Exercise requirements:
Go through the data that follows and restate each line exactly as it reads.
• • • • •
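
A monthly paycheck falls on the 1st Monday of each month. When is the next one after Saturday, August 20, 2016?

August 2016 starts on a Monday, so its 1st Monday is August 1, 2016.
That is not after August 20, 2016, so look at September 2016.
September 2016 starts on a Thursday, so its 1st Monday is September 5, 2016 (4 days in).

September 5, 2016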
• • • • •
Solution below:
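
A monthly paycheck falls on the 1st Monday of each month. When is the next one after Saturday, August 20, 2016?

August 2016 starts on a Monday, so its 1st Monday is August 1, 2016.
That is not after August 20, 2016, so look at September 2016.
September 2016 starts on a Thursday, so its 1st Monday is September 5, 2016 (4 days in).

September 5, 2016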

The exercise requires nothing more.